*WHAT THIS TASK INVOLVES:* Exactly as they appear below, repeat the lines from the one with "2. Volunteer Time" through the one with "3. RSU Program: offered", and no others.

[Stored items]
☆ ☆ ☆ ☆ ☆
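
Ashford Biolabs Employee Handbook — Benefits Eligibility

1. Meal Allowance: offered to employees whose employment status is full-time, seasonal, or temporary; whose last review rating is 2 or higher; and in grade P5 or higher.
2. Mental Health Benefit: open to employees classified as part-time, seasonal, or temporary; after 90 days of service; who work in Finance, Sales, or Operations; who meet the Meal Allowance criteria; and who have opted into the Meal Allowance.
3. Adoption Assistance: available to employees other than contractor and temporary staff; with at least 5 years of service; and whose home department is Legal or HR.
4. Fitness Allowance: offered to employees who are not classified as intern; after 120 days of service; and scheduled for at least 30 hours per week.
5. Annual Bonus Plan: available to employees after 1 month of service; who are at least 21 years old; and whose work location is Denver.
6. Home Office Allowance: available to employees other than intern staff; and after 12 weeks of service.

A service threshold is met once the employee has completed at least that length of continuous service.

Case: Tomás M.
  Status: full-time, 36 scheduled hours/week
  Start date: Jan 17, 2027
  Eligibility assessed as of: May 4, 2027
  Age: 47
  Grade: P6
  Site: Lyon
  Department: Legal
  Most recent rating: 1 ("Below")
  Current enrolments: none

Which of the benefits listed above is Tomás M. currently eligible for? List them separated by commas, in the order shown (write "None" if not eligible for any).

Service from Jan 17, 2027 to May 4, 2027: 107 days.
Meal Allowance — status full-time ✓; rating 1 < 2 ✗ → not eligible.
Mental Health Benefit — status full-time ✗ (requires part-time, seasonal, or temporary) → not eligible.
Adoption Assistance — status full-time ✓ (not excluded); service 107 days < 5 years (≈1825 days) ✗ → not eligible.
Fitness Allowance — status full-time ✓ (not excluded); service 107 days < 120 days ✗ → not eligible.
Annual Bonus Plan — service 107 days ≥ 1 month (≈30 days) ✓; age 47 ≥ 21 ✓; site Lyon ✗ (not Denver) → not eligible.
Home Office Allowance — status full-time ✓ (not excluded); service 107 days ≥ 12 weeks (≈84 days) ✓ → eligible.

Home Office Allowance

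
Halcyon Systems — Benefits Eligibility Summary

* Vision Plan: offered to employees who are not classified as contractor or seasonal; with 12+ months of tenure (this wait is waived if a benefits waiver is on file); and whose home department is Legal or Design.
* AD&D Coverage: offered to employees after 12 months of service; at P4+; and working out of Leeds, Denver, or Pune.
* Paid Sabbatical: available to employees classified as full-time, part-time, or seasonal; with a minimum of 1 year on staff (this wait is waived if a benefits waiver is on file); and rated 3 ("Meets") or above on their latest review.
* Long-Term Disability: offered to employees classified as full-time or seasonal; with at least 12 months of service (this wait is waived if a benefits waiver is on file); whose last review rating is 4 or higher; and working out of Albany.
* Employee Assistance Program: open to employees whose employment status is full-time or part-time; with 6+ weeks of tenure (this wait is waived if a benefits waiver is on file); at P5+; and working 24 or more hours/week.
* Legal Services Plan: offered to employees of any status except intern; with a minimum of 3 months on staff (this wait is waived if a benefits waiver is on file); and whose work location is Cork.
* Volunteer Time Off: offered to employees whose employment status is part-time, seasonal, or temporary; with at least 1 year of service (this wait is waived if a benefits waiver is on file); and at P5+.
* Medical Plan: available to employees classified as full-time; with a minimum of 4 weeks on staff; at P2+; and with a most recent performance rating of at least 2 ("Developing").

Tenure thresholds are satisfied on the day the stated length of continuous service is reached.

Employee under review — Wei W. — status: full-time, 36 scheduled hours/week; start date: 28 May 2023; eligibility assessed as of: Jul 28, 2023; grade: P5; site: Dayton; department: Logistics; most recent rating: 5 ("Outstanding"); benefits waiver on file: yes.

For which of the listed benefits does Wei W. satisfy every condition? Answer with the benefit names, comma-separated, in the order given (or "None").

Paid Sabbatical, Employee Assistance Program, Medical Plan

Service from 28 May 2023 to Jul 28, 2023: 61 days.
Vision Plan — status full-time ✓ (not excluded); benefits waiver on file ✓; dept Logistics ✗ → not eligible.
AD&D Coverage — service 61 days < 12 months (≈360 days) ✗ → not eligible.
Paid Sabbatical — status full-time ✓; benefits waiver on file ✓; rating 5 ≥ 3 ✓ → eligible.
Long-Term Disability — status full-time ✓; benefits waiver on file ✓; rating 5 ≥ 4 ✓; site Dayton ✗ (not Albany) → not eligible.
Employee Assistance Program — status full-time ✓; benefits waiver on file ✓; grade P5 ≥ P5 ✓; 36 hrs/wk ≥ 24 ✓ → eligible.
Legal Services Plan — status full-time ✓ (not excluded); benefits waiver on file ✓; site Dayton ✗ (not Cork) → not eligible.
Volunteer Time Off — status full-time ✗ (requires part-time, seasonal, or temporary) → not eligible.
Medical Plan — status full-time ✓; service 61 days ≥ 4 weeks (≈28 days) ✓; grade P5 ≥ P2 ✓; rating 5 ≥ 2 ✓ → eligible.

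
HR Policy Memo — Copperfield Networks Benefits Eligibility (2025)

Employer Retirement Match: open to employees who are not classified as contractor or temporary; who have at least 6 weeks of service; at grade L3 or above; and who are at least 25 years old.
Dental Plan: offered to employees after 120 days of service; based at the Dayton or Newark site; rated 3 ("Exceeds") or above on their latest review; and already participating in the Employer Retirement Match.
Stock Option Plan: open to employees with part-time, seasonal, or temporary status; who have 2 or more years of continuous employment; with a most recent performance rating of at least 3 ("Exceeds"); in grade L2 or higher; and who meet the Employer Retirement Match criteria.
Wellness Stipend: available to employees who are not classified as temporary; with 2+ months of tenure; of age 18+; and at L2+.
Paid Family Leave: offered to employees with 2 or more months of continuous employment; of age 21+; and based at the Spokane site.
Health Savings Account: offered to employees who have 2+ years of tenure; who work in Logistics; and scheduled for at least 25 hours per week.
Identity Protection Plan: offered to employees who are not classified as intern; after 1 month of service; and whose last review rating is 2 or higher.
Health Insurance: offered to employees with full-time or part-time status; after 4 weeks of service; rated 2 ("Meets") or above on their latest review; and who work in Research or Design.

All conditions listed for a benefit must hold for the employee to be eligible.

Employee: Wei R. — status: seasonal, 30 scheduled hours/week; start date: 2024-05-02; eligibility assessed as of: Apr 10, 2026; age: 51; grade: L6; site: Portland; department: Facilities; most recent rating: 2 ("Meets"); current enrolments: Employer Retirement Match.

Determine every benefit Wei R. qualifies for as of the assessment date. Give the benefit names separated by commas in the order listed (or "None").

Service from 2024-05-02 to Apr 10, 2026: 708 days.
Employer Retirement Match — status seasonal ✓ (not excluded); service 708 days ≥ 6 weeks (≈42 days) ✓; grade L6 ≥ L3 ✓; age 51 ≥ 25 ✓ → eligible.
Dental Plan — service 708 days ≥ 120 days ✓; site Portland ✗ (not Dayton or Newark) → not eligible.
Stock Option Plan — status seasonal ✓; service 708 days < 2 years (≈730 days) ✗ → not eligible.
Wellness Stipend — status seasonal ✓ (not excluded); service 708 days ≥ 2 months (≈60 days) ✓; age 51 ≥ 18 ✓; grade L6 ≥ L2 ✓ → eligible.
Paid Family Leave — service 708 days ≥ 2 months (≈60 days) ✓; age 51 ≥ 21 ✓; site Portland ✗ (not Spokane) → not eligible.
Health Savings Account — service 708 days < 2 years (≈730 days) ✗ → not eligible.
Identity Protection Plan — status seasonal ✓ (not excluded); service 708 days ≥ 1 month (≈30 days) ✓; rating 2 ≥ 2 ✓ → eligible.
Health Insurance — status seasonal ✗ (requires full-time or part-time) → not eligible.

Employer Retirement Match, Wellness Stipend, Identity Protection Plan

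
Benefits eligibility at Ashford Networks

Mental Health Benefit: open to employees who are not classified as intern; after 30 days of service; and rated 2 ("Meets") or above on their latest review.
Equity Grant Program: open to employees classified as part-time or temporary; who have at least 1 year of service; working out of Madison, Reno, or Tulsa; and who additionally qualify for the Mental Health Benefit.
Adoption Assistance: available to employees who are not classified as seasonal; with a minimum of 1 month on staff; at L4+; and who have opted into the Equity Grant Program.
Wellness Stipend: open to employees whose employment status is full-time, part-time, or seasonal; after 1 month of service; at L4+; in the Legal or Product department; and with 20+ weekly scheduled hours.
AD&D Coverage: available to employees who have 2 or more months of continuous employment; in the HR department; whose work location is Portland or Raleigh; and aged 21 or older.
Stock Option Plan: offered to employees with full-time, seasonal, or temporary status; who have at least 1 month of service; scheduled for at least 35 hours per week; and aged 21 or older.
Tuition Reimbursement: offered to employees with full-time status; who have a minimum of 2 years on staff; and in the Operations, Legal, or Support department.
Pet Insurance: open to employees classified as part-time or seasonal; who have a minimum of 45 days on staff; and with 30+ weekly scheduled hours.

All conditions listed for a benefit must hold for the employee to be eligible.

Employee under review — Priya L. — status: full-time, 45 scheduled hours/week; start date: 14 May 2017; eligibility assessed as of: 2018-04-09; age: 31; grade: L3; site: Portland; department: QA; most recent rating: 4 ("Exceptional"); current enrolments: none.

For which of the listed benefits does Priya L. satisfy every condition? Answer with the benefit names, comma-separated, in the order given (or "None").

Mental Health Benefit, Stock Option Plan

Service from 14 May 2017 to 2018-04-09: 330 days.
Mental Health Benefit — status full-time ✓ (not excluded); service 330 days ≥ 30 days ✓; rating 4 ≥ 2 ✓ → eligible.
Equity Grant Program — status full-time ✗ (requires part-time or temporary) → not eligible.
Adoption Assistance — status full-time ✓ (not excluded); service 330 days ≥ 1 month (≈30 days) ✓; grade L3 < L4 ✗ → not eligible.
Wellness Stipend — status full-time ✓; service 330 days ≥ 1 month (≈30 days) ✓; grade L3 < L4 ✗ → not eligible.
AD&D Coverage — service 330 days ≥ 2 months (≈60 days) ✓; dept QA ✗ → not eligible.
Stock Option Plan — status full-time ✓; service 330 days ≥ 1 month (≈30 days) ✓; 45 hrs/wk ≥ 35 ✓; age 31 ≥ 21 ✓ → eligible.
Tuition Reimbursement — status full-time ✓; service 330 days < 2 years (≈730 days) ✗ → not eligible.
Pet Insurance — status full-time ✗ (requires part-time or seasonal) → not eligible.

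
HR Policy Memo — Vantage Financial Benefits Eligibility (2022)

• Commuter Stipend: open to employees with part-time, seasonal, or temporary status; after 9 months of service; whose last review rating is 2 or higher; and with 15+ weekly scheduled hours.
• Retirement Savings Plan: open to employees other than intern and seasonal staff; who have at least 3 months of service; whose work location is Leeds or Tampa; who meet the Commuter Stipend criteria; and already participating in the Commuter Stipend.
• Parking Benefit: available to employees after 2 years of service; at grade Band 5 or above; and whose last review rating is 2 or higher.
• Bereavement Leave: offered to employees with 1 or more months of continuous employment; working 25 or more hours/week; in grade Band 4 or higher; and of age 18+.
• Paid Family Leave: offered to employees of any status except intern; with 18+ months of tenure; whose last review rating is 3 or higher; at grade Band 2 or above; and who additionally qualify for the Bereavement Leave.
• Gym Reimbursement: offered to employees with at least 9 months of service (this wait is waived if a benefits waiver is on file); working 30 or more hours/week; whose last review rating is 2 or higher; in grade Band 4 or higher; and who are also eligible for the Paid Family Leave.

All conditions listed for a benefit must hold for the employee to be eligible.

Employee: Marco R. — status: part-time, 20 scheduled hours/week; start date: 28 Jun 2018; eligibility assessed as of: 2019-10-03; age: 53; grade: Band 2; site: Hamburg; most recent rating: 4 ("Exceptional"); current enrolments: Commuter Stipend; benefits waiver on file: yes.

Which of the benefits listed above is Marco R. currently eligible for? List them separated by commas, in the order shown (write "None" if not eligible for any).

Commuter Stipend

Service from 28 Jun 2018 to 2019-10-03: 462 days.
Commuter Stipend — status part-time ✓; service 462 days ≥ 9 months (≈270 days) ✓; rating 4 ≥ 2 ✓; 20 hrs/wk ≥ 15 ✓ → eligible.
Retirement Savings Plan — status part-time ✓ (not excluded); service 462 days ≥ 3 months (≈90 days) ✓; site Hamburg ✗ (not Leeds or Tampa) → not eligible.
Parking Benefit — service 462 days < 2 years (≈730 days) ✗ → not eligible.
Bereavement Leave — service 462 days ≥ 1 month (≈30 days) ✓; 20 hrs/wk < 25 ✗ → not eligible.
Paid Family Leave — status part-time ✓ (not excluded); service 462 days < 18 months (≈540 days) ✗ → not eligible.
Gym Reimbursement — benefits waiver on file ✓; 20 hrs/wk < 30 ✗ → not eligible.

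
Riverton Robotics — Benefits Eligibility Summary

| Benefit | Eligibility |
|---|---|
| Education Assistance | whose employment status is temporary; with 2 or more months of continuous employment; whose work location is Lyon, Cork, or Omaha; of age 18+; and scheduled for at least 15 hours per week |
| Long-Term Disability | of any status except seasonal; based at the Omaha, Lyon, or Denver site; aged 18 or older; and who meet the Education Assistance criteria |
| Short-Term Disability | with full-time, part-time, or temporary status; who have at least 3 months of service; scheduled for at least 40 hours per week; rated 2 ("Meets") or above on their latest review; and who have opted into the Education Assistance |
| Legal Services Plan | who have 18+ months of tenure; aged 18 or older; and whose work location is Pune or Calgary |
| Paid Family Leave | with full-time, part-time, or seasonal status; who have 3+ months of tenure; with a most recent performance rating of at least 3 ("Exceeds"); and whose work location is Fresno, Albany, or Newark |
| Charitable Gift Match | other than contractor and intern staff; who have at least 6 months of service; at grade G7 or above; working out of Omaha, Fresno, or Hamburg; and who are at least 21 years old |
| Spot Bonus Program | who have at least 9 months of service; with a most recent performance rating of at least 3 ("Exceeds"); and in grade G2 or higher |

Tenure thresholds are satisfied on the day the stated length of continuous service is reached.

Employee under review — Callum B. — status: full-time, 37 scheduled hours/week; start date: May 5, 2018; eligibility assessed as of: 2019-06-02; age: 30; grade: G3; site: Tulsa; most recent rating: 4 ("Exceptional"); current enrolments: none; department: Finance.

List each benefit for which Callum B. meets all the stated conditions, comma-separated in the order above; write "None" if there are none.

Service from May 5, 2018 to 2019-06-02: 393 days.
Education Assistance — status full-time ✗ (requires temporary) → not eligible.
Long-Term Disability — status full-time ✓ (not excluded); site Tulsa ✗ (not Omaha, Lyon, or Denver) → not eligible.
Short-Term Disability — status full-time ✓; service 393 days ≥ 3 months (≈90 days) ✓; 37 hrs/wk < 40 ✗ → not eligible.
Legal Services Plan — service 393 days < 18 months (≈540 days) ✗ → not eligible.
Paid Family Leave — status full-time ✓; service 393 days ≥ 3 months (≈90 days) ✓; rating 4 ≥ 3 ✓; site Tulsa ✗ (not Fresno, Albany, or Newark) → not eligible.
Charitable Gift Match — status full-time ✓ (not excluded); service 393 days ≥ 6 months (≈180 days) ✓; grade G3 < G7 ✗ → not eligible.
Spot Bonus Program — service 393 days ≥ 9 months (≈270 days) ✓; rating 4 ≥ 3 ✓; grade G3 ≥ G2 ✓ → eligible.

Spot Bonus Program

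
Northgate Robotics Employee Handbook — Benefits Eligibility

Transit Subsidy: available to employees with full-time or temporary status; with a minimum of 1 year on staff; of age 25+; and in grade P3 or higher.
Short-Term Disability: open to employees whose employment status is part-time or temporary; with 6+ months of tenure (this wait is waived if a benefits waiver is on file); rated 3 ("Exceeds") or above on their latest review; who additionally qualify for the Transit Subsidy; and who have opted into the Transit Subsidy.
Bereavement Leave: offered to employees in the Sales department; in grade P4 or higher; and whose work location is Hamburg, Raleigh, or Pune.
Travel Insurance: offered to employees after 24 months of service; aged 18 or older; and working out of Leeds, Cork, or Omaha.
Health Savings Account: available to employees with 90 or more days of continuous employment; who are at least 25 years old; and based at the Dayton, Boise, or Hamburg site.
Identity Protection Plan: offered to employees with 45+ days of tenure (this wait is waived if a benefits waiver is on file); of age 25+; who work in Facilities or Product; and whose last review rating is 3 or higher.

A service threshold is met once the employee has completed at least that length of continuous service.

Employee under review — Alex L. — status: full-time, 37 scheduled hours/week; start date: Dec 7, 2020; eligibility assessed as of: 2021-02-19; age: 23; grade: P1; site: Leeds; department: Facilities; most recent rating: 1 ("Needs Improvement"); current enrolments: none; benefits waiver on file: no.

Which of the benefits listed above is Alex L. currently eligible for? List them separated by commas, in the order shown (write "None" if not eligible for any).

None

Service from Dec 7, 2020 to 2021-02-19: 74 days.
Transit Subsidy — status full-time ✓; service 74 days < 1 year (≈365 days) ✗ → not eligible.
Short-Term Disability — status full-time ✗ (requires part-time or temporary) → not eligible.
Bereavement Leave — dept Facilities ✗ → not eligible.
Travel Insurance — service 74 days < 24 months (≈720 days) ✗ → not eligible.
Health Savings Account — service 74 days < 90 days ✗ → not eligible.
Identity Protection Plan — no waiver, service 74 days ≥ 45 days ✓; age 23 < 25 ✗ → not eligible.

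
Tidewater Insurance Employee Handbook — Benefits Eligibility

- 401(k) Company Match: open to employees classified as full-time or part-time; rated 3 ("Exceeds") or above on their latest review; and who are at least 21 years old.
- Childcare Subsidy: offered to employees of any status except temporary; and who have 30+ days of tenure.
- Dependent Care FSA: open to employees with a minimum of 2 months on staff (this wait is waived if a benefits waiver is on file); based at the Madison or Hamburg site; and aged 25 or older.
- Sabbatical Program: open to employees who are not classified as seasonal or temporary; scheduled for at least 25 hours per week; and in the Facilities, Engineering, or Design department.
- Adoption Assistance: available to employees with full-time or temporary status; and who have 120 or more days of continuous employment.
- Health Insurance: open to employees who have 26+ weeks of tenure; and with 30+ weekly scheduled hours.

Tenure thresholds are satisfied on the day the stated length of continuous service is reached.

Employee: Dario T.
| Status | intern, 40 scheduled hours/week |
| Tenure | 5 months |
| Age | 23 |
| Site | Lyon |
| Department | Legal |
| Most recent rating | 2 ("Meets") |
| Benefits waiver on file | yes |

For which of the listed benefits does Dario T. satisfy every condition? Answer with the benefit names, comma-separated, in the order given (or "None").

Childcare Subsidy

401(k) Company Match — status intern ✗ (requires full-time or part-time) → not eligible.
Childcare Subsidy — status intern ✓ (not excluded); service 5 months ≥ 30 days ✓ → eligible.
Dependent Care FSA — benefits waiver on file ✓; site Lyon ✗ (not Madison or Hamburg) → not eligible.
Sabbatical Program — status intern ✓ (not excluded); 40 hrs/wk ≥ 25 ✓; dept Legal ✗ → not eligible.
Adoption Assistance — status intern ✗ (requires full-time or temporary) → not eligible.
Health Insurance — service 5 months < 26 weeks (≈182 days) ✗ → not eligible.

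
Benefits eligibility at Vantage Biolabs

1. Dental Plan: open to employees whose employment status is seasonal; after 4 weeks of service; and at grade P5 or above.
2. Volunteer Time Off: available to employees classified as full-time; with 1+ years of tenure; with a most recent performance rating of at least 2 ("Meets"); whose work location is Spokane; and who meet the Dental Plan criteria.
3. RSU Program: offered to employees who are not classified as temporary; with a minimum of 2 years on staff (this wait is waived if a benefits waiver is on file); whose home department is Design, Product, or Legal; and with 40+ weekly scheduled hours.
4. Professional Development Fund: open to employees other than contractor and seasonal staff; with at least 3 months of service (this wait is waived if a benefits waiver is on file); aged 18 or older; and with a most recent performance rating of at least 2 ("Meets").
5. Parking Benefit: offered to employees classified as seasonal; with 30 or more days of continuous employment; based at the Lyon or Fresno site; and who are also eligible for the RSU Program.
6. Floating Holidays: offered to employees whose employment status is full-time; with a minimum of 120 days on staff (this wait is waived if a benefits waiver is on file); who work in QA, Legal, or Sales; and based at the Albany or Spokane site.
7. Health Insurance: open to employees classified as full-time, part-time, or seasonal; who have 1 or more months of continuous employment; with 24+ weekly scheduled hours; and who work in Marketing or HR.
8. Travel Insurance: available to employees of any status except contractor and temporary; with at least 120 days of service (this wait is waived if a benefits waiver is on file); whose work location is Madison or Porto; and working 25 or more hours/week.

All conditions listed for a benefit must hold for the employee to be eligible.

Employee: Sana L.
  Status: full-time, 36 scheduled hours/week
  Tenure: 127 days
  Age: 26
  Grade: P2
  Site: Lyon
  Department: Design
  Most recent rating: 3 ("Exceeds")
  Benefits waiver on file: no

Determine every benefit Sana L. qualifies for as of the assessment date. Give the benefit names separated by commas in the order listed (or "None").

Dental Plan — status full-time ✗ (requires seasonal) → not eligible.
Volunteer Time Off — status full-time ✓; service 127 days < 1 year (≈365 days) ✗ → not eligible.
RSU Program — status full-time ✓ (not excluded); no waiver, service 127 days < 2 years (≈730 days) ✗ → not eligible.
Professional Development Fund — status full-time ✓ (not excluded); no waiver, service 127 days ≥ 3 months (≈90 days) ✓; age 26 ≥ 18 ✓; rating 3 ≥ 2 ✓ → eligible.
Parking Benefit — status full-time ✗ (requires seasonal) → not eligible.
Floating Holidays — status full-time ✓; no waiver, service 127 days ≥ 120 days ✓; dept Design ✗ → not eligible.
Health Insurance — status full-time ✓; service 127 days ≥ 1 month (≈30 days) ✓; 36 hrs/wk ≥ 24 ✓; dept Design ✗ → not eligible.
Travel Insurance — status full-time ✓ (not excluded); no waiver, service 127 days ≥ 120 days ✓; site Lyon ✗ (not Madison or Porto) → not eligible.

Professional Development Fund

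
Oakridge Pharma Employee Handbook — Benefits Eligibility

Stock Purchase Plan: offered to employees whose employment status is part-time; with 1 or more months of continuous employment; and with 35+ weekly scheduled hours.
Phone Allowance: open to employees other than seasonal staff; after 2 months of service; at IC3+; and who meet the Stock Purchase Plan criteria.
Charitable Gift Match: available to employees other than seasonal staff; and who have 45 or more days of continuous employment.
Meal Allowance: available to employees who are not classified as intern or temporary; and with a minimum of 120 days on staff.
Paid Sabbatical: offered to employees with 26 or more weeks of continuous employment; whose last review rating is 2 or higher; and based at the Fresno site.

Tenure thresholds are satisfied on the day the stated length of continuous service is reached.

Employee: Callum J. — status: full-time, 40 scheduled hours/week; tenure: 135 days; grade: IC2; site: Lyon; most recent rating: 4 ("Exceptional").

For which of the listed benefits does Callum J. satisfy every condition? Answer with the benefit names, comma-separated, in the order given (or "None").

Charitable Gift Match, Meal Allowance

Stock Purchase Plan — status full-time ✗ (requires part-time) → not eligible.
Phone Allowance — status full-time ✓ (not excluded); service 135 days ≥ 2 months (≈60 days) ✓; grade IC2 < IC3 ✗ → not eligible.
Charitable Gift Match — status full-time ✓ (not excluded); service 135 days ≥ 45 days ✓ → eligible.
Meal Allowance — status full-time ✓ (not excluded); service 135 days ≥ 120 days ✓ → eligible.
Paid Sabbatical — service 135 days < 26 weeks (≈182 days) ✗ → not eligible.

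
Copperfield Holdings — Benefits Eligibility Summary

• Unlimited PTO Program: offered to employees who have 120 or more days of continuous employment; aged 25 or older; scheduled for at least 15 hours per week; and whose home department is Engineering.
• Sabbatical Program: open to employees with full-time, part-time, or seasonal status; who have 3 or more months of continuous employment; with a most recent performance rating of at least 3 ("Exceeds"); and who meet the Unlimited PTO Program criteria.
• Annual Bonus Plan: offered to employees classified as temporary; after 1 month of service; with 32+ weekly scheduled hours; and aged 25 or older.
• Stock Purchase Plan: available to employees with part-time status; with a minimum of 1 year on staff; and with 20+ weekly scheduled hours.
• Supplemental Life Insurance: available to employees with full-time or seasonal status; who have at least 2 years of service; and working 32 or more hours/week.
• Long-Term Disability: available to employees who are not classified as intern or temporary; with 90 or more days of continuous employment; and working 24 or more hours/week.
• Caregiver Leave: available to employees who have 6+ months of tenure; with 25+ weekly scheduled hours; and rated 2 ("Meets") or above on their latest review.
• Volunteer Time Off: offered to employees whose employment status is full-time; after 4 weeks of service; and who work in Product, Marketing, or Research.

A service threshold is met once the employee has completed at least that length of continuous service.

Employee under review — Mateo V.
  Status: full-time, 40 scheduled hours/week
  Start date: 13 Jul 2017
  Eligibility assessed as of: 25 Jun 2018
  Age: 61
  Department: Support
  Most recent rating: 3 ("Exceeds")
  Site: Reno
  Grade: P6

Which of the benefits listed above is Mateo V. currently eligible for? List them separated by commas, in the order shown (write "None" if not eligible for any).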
☆ ☆ ☆ ☆ ☆
*RESPONSE TO THE TASK:*
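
2. Volunteer Time Off: available to employees classified as full-time; with 1+ years of tenure; with a most recent performance rating of at least 2 ("Meets"); whose work location is Spokane; and who meet the Dental Plan criteria.
3. RSU Program: offered to employees who are not classified as temporary; with a minimum of 2 years on staff (this wait is waived if a benefits waiver is on file); whose home department is Design, Product, or Legal; and with 40+ weekly scheduled hours.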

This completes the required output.